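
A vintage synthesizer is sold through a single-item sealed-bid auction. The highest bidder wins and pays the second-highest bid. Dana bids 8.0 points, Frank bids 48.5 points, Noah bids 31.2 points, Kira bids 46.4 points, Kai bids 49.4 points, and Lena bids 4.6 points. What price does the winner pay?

Bids in descending order: Kai 49.4 points > Frank 48.5 points > Kira 46.4 points > Noah 31.2 points > Dana 8.0 points > Lena 4.6 points.
Kai has the highest bid, so Kai wins.
The second-highest bid is 48.5 points, so that is what Kai pays.

Price paid: 48.5 points.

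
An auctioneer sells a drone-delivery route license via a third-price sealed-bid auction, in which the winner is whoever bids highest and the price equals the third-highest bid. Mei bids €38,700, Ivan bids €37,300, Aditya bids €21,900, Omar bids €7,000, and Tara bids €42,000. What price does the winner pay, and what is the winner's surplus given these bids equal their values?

Bids in descending order: Tara €42,000 > Mei €38,700 > Ivan €37,300 > Aditya €21,900 > Omar €7,000.
Tara is the highest bidder, so Tara wins.
Under the third-price rule, the price is the third-highest bid: €37,300.
Surplus = €42,000 − €37,300 = €4,700.

Price €37,300; surplus €4,700.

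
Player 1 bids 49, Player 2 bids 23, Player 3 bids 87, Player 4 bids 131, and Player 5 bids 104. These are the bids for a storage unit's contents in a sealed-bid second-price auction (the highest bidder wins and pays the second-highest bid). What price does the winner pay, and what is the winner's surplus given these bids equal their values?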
*-*-*
**Task requirements**
Every line of the data must appear again in the answer, exactly as written.

**Your solution**
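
A vintage synthesizer is sold through a single-item sealed-bid auction. The highest bidder wins and pays the second-highest bid. Dana bids 8.0 points, Frank bids 48.5 points, Noah bids 31.2 points, Kira bids 46.4 points, Kai bids 49.4 points, and Lena bids 4.6 points. What price does the winner pay?

Bids in descending order: Kai 49.4 points > Frank 48.5 points > Kira 46.4 points > Noah 31.2 points > Dana 8.0 points > Lena 4.6 points.
Kai has the highest bid, so Kai wins.
The second-highest bid is 48.5 points, so that is what Kai pays.

Price paid: 48.5 points.

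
An auctioneer sells a drone-delivery route license via a third-price sealed-bid auction, in which the winner is whoever bids highest and the price equals the third-highest bid. Mei bids €38,700, Ivan bids €37,300, Aditya bids €21,900, Omar bids €7,000, and Tara bids €42,000. What price does the winner pay, and what is the winner's surplus given these bids equal their values?

Bids in descending order: Tara €42,000 > Mei €38,700 > Ivan €37,300 > Aditya €21,900 > Omar €7,000.
Tara is the highest bidder, so Tara wins.
Under the third-price rule, the price is the third-highest bid: €37,300.
Surplus = €42,000 − €37,300 = €4,700.

Price €37,300; surplus €4,700.

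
Player 1 bids 49, Player 2 bids 23, Player 3 bids 87, Player 4 bids 131, and Player 5 bids 104. These are the bids for a storage unit's contents in a sealed-bid second-price auction (the highest bidder wins and pays the second-highest bid). What price does the winner pay, and what is the winner's surplus given these bids equal their values?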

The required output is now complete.